START DATA FOR THE TASK

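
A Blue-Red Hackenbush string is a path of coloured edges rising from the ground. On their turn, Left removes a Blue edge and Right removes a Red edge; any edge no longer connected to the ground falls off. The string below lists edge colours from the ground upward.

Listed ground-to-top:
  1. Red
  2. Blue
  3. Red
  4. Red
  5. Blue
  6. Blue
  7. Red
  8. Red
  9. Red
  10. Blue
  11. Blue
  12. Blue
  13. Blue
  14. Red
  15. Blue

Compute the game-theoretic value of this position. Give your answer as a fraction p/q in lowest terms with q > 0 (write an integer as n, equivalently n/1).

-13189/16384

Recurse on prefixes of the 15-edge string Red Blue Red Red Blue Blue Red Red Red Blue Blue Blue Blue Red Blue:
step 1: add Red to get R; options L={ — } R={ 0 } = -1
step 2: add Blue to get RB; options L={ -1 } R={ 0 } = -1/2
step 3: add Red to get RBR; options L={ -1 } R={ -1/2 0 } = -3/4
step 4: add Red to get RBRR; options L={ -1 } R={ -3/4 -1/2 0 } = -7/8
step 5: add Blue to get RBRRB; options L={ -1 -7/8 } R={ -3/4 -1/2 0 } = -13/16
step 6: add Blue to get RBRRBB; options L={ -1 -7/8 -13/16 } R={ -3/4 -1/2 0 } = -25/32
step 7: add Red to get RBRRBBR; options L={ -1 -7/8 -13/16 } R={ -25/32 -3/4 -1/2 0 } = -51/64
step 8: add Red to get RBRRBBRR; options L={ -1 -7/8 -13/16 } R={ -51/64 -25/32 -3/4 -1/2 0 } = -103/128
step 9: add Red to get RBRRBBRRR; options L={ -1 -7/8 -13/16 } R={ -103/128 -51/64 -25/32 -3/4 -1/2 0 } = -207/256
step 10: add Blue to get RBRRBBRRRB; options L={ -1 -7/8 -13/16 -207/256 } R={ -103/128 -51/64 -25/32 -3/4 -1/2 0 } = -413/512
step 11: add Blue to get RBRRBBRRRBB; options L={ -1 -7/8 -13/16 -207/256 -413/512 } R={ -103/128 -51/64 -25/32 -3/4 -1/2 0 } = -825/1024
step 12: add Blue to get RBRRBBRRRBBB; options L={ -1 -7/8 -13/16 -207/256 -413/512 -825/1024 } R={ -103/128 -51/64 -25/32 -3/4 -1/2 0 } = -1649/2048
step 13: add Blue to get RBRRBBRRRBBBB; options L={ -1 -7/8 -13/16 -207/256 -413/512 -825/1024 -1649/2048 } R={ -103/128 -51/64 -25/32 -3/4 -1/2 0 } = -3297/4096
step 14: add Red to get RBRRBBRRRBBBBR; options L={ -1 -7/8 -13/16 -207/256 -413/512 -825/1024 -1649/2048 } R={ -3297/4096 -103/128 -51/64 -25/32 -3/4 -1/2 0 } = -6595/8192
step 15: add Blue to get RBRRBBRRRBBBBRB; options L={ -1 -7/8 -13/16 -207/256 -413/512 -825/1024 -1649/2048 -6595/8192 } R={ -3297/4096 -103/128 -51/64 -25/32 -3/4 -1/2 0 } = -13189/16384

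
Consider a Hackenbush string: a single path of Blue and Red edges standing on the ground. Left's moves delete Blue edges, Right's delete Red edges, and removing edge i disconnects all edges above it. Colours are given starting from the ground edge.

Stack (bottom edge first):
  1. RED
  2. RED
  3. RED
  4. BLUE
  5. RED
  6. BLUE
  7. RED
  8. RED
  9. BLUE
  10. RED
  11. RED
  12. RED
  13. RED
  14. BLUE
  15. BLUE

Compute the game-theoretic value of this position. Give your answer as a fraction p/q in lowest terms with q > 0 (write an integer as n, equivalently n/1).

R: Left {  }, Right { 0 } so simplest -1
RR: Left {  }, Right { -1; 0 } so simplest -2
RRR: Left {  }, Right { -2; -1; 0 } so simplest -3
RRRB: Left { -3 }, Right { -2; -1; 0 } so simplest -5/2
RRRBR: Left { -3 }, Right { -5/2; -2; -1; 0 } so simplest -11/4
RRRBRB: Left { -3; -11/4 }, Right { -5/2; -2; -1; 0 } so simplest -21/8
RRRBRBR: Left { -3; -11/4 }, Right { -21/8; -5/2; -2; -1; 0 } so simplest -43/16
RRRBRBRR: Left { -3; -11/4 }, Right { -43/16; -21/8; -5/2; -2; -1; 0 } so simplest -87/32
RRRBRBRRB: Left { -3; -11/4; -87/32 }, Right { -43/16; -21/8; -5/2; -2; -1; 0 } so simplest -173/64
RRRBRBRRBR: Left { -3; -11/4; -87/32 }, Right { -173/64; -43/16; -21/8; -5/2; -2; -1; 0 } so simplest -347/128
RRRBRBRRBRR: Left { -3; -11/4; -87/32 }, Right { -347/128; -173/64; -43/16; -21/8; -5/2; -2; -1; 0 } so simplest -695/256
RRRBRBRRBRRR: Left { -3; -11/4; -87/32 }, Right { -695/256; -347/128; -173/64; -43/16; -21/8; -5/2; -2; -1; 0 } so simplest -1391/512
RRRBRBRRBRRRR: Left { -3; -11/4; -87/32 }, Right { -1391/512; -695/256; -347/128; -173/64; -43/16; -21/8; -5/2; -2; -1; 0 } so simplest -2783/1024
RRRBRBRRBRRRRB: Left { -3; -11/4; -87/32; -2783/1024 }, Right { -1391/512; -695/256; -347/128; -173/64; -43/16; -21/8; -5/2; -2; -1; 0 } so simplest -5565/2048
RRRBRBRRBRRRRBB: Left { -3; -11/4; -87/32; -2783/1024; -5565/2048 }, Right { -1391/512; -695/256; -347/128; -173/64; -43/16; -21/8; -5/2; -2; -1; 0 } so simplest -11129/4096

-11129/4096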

END DATA FOR THE TASK

ABOUT THIS TASK: Reproduce each line above that contains "path".

ANSWER BOX:
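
A Blue-Red Hackenbush string is a path of coloured edges rising from the ground. On their turn, Left removes a Blue edge and Right removes a Red edge; any edge no longer connected to the ground falls off. The string below lists edge colours from the ground upward.
Consider a Hackenbush string: a single path of Blue and Red edges standing on the ground. Left's moves delete Blue edges, Right's delete Red edges, and removing edge i disconnects all edges above it. Colours are given starting from the ground edge.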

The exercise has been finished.